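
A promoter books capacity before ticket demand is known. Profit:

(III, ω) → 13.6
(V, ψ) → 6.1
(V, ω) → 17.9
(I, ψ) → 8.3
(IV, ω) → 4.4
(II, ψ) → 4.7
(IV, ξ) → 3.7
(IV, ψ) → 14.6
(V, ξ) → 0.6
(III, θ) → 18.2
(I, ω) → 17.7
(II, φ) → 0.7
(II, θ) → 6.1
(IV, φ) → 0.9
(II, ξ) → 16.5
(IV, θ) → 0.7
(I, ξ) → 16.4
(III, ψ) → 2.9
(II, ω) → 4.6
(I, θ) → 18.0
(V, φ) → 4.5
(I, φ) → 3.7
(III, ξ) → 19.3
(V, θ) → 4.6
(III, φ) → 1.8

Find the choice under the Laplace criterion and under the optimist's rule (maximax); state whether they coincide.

Row averages: I=12.82, II=6.52, III=11.16, IV=4.86, V=6.74
Highest average = 12.82 → I.
Row maxima: I=18.0, II=16.5, III=19.3, IV=14.6, V=17.9
Best best-case = 19.3 → III.

laplace → I; maximax → III (disagree)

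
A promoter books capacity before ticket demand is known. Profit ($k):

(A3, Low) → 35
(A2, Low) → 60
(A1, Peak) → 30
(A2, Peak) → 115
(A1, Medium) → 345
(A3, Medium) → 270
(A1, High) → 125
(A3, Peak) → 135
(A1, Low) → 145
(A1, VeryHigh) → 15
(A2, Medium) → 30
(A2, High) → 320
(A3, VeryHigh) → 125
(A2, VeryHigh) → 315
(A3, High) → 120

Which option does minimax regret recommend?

Column bests: Low=145, Medium=345, High=320, VeryHigh=315, Peak=135.
A1 regrets: 0, 0, 195, 300, 105 → max 300
A2 regrets: 85, 315, 0, 0, 20 → max 315
A3 regrets: 110, 75, 200, 190, 0 → max 200
Smallest max regret = 200 → A3.

A3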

------------------------------------------------------------------------

**Task directions:**
Find the lines above that hold "Profit", then copy each of them.

**Exercise response:**
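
A promoter books capacity before ticket demand is known. Profit:
A promoter books capacity before ticket demand is known. Profit ($k):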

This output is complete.